Exercise objective -
Start at the line with "3. Word-Final Devoicing: A" in the records below, stop at the line with "4. Initial Consonant", and return every line in that span exactly, the two end lines included.

(Stored data)
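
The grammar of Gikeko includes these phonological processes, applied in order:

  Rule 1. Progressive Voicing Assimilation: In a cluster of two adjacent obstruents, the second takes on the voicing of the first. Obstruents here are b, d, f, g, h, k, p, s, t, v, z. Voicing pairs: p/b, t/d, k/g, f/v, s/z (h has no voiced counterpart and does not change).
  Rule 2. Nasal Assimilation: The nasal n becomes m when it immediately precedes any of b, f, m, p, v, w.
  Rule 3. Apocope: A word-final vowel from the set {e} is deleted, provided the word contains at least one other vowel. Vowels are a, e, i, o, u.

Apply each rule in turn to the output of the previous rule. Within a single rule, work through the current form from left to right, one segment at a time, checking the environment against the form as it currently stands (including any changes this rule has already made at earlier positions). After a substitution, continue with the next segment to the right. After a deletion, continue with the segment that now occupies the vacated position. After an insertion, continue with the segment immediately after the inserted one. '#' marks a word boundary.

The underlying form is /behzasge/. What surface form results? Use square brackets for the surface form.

Rule 1 Progressive Voicing Assimilation: [behzasge] → [behsaske]
Rule 2 Nasal Assimilation: no change — [behsaske]
Rule 3 Apocope: [behsaske] → [behsask]

[behsask]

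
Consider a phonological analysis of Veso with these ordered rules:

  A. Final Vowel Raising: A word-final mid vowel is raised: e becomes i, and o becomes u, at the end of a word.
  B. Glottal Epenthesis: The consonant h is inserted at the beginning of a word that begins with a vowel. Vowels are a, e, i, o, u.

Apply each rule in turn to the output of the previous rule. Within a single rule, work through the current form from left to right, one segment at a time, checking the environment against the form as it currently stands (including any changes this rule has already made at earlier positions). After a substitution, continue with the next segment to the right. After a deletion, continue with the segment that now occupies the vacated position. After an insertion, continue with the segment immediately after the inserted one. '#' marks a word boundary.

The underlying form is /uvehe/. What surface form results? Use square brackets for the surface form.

A Final Vowel Raising: [uvehe] → [uvehi]
B Glottal Epenthesis: [uvehi] → [huvehi]

[huvehi]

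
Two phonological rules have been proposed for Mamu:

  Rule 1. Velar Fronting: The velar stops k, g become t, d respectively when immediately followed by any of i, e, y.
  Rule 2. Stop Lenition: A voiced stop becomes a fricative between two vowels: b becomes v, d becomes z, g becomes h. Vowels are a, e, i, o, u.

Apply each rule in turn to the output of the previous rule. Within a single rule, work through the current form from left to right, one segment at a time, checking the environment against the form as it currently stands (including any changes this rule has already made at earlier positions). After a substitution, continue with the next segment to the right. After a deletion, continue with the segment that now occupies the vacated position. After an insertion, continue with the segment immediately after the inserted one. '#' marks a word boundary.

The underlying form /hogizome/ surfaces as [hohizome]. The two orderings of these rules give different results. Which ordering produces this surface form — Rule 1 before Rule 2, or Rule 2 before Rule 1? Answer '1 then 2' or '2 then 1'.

2 then 1

Order 1 then 2:
  1 Velar Fronting: [hogizome] → [hodizome]
  2 Stop Lenition: [hodizome] → [hozizome]
  result: [hozizome]
Order 2 then 1:
  2 Stop Lenition: [hogizome] → [hohizome]
  1 Velar Fronting: no change — [hohizome]
  result: [hohizome]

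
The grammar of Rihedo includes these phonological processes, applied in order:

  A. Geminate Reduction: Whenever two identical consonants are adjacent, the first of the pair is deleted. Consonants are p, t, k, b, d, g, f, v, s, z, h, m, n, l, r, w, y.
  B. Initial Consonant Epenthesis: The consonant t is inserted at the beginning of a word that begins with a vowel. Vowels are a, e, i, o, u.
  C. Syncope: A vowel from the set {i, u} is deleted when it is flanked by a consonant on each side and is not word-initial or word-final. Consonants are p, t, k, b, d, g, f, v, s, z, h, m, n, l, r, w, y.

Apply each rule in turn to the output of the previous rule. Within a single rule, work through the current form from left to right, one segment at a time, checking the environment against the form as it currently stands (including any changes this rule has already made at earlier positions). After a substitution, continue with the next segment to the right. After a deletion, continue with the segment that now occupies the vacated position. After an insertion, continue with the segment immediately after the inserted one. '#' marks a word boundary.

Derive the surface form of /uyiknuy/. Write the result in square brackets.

A Geminate Reduction: no change — [uyiknuy]
B Initial Consonant Epenthesis: [uyiknuy] → [tuyiknuy]
C Syncope: [tuyiknuy] → [tykny]

[tykny]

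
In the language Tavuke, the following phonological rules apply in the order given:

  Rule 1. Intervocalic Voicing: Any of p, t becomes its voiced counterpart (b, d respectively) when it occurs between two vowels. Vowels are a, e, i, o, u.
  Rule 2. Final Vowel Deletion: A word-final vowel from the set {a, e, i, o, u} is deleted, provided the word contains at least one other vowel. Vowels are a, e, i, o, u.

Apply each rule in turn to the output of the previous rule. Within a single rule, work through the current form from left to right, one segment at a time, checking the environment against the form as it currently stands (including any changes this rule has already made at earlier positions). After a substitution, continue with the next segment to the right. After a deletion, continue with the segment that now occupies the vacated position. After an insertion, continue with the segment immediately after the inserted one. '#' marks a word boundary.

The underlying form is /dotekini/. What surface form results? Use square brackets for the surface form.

[dodekin]

Rule 1 Intervocalic Voicing: [dotekini] → [dodekini]
Rule 2 Final Vowel Deletion: [dodekini] → [dodekin]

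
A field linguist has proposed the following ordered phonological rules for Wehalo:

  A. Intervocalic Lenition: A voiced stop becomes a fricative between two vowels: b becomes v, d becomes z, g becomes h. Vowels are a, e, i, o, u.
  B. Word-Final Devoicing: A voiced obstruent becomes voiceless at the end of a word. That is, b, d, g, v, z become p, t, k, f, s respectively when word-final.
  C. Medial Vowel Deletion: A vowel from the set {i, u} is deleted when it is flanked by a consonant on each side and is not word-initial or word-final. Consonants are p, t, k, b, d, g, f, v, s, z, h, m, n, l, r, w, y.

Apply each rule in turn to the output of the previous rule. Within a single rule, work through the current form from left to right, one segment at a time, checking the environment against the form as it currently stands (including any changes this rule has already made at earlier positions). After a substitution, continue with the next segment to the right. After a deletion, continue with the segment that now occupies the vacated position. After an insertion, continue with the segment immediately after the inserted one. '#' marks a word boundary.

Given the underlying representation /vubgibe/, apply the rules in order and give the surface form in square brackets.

A Intervocalic Lenition: [vubgibe] → [vubgive]
B Word-Final Devoicing: no change — [vubgive]
C Medial Vowel Deletion: [vubgive] → [vbgve]

[vbgve]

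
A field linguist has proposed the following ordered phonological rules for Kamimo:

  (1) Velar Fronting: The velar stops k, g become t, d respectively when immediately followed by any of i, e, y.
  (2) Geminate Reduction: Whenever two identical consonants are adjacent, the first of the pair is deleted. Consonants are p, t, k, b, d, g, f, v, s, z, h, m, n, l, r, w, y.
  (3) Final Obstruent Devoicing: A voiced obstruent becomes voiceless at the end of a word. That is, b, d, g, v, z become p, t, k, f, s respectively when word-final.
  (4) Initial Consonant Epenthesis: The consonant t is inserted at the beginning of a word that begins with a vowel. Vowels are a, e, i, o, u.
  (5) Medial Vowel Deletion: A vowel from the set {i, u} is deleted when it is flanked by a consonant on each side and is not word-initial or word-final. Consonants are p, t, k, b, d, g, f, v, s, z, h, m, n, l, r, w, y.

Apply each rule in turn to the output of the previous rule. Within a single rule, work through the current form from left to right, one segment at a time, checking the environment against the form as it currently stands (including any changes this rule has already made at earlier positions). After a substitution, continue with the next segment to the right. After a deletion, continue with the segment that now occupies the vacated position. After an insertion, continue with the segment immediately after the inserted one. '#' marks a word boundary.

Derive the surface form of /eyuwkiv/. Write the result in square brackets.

[teywtf]

(1) Velar Fronting: [eyuwkiv] → [eyuwtiv]
(2) Geminate Reduction: no change — [eyuwtiv]
(3) Final Obstruent Devoicing: [eyuwtiv] → [eyuwtif]
(4) Initial Consonant Epenthesis: [eyuwtif] → [teyuwtif]
(5) Medial Vowel Deletion: [teyuwtif] → [teywtf]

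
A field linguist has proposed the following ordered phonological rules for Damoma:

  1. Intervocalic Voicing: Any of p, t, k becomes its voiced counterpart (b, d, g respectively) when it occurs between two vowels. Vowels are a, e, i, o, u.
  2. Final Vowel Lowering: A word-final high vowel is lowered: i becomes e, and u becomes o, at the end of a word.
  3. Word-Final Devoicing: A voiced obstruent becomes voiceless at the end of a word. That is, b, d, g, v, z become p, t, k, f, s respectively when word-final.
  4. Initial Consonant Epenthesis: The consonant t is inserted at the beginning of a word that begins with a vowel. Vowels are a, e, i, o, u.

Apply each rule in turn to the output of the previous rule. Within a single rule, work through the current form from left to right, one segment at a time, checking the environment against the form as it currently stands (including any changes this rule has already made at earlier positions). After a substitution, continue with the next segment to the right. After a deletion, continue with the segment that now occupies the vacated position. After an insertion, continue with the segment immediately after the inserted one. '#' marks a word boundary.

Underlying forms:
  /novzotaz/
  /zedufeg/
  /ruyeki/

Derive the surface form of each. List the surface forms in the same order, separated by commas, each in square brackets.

/novzotaz/:
  1 Intervocalic Voicing: [novzotaz] → [novzodaz]
  2 Final Vowel Lowering: no change — [novzodaz]
  3 Word-Final Devoicing: [novzodaz] → [novzodas]
  4 Initial Consonant Epenthesis: no change — [novzodas]
/zedufeg/:
  1 Intervocalic Voicing: no change — [zedufeg]
  2 Final Vowel Lowering: no change — [zedufeg]
  3 Word-Final Devoicing: [zedufeg] → [zedufek]
  4 Initial Consonant Epenthesis: no change — [zedufek]
/ruyeki/:
  1 Intervocalic Voicing: [ruyeki] → [ruyegi]
  2 Final Vowel Lowering: [ruyegi] → [ruyege]
  3 Word-Final Devoicing: no change — [ruyege]
  4 Initial Consonant Epenthesis: no change — [ruyege]

[novzodas], [zedufek], [ruyege]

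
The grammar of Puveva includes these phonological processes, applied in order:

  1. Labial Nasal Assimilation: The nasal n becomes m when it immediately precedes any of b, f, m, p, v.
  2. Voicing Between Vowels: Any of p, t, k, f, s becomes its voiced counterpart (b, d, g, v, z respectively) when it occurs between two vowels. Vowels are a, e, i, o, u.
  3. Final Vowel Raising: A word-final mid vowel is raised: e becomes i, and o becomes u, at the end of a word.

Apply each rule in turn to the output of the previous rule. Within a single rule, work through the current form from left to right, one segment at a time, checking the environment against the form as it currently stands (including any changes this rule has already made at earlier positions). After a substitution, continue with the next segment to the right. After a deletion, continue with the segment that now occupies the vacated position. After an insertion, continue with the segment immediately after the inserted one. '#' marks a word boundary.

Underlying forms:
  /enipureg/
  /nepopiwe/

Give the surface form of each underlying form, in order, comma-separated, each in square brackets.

[enibureg], [nebobiwi]

/enipureg/:
  1 Labial Nasal Assimilation: no change — [enipureg]
  2 Voicing Between Vowels: [enipureg] → [enibureg]
  3 Final Vowel Raising: no change — [enibureg]
/nepopiwe/:
  1 Labial Nasal Assimilation: no change — [nepopiwe]
  2 Voicing Between Vowels: [nepopiwe] → [nebobiwe]
  3 Final Vowel Raising: [nebobiwe] → [nebobiwi]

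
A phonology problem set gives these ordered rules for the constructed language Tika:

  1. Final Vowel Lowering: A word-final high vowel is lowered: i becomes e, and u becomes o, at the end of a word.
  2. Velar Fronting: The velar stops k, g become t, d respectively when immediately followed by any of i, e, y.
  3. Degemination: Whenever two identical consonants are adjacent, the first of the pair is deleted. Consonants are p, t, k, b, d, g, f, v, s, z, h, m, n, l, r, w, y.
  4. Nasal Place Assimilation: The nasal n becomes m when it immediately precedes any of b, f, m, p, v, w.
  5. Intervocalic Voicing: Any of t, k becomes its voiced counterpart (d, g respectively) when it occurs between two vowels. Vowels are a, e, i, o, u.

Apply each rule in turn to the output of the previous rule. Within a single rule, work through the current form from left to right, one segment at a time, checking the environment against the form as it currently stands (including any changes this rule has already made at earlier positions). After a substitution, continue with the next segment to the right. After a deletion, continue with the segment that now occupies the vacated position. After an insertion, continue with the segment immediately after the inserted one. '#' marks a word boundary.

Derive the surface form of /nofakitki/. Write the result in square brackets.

1 Final Vowel Lowering: [nofakitki] → [nofakitke]
2 Velar Fronting: [nofakitke] → [nofatitte]
3 Degemination: [nofatitte] → [nofatite]
4 Nasal Place Assimilation: no change — [nofatite]
5 Intervocalic Voicing: [nofatite] → [nofadide]

[nofadide]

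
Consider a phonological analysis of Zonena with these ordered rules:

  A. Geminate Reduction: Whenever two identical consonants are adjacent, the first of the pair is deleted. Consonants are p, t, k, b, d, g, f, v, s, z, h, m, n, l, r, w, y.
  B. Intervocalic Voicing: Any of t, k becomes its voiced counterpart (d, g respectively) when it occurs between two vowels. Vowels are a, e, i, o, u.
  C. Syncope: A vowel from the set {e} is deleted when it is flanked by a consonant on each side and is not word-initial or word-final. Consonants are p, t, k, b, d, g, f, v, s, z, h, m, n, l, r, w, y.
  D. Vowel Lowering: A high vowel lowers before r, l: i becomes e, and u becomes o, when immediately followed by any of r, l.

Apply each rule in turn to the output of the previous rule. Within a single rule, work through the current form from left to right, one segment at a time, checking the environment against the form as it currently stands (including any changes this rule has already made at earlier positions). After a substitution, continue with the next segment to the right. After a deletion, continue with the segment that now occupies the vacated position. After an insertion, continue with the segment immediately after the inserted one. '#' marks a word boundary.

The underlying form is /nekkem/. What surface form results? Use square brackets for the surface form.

[ngm]

A Geminate Reduction: [nekkem] → [nekem]
B Intervocalic Voicing: [nekem] → [negem]
C Syncope: [negem] → [ngm]
D Vowel Lowering: no change — [ngm]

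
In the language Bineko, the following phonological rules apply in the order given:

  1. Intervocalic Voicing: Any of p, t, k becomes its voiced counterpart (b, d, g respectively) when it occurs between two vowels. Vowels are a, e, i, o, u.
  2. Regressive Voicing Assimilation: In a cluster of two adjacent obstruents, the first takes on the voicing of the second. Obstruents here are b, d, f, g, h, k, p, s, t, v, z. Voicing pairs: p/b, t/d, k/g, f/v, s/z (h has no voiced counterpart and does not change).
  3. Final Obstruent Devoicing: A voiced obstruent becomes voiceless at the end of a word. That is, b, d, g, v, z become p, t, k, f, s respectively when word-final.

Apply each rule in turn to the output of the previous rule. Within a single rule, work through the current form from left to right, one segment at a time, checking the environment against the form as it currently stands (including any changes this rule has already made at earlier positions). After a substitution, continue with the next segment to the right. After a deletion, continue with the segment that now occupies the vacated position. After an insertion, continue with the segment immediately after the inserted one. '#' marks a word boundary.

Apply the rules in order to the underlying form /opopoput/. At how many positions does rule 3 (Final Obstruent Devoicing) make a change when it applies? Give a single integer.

0

1 Intervocalic Voicing: [opopoput] → [obobobut]
2 Regressive Voicing Assimilation: no change — [obobobut]
3 Final Obstruent Devoicing: no change — [obobobut]
Rule 3 changed 0 position(s).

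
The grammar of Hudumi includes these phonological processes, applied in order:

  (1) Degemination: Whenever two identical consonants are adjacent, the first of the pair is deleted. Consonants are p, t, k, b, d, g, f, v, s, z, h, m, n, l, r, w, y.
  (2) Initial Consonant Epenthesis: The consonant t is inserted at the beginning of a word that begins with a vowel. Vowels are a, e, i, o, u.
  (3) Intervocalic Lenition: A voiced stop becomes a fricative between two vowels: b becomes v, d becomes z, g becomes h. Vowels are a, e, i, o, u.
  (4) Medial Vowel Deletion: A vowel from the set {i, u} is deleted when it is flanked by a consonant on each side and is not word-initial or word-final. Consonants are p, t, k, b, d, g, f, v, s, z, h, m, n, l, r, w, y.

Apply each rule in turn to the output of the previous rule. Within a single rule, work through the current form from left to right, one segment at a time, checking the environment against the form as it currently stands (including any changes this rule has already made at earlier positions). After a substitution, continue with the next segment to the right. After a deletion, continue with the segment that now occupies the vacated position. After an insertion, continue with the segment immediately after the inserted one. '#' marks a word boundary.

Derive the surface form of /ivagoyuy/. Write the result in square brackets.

(1) Degemination: no change — [ivagoyuy]
(2) Initial Consonant Epenthesis: [ivagoyuy] → [tivagoyuy]
(3) Intervocalic Lenition: [tivagoyuy] → [tivahoyuy]
(4) Medial Vowel Deletion: [tivahoyuy] → [tvahoyy]

[tvahoyy]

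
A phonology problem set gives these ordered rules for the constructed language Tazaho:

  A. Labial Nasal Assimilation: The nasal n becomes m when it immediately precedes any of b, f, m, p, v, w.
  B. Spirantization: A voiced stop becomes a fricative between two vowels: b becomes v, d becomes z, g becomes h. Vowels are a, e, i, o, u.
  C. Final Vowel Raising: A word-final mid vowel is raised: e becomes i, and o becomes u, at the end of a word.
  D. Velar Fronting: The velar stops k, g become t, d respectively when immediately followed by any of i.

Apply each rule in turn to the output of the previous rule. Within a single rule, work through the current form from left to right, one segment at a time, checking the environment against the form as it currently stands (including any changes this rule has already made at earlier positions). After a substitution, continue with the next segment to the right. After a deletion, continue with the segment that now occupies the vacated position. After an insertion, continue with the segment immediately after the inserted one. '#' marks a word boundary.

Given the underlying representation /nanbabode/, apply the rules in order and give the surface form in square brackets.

A Labial Nasal Assimilation: [nanbabode] → [nambabode]
B Spirantization: [nambabode] → [nambavoze]
C Final Vowel Raising: [nambavoze] → [nambavozi]
D Velar Fronting: no change — [nambavozi]

[nambavozi]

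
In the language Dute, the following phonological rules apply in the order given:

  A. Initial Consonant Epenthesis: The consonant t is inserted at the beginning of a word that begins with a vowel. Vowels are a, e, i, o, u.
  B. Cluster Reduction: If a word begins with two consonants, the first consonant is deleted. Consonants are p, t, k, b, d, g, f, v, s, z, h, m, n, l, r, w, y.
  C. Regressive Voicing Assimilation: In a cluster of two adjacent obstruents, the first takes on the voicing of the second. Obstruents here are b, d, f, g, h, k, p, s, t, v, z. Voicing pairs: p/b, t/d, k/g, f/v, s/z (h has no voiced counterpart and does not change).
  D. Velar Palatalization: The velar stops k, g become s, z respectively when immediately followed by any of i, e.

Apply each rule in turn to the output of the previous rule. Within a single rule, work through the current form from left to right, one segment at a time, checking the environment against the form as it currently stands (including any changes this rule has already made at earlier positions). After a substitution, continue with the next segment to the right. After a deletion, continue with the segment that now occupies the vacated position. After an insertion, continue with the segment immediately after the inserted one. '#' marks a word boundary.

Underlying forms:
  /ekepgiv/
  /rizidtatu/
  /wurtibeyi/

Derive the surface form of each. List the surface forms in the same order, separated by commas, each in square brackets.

[tesebziv], [rizittatu], [wurtibeyi]

/ekepgiv/:
  A Initial Consonant Epenthesis: [ekepgiv] → [tekepgiv]
  B Cluster Reduction: no change — [tekepgiv]
  C Regressive Voicing Assimilation: [tekepgiv] → [tekebgiv]
  D Velar Palatalization: [tekebgiv] → [tesebziv]
/rizidtatu/:
  A Initial Consonant Epenthesis: no change — [rizidtatu]
  B Cluster Reduction: no change — [rizidtatu]
  C Regressive Voicing Assimilation: [rizidtatu] → [rizittatu]
  D Velar Palatalization: no change — [rizittatu]
/wurtibeyi/:
  A Initial Consonant Epenthesis: no change — [wurtibeyi]
  B Cluster Reduction: no change — [wurtibeyi]
  C Regressive Voicing Assimilation: no change — [wurtibeyi]
  D Velar Palatalization: no change — [wurtibeyi]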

Response for this exercise -
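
  3. Word-Final Devoicing: A voiced obstruent becomes voiceless at the end of a word. That is, b, d, g, v, z become p, t, k, f, s respectively when word-final.
  4. Initial Consonant Epenthesis: The consonant t is inserted at the beginning of a word that begins with a vowel. Vowels are a, e, i, o, u.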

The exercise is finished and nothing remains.